[Start of section]
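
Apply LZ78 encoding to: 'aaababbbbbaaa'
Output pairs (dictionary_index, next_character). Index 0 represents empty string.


LZ78 encoding steps:
Dictionary: {0: ''}
Step 1: w='' (idx 0), next='a' -> output (0, 'a'), add 'a' as idx 1
Step 2: w='a' (idx 1), next='a' -> output (1, 'a'), add 'aa' as idx 2
Step 3: w='' (idx 0), next='b' -> output (0, 'b'), add 'b' as idx 3
Step 4: w='a' (idx 1), next='b' -> output (1, 'b'), add 'ab' as idx 4
Step 5: w='b' (idx 3), next='b' -> output (3, 'b'), add 'bb' as idx 5
Step 6: w='bb' (idx 5), next='a' -> output (5, 'a'), add 'bba' as idx 6
Step 7: w='aa' (idx 2), end of input -> output (2, '')


Encoded: [(0, 'a'), (1, 'a'), (0, 'b'), (1, 'b'), (3, 'b'), (5, 'a'), (2, '')]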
[End of section]
## TASK BRIEF
Your task is to reproduce, exactly and exclusively, the lines from the one holding "Output pairs (dictionary_index, next_character)." through the final line of the listing.

## ANSWER SPACE
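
Output pairs (dictionary_index, next_character). Index 0 represents empty string.


LZ78 encoding steps:
Dictionary: {0: ''}
Step 1: w='' (idx 0), next='a' -> output (0, 'a'), add 'a' as idx 1
Step 2: w='a' (idx 1), next='a' -> output (1, 'a'), add 'aa' as idx 2
Step 3: w='' (idx 0), next='b' -> output (0, 'b'), add 'b' as idx 3
Step 4: w='a' (idx 1), next='b' -> output (1, 'b'), add 'ab' as idx 4
Step 5: w='b' (idx 3), next='b' -> output (3, 'b'), add 'bb' as idx 5
Step 6: w='bb' (idx 5), next='a' -> output (5, 'a'), add 'bba' as idx 6
Step 7: w='aa' (idx 2), end of input -> output (2, '')


Encoded: [(0, 'a'), (1, 'a'), (0, 'b'), (1, 'b'), (3, 'b'), (5, 'a'), (2, '')]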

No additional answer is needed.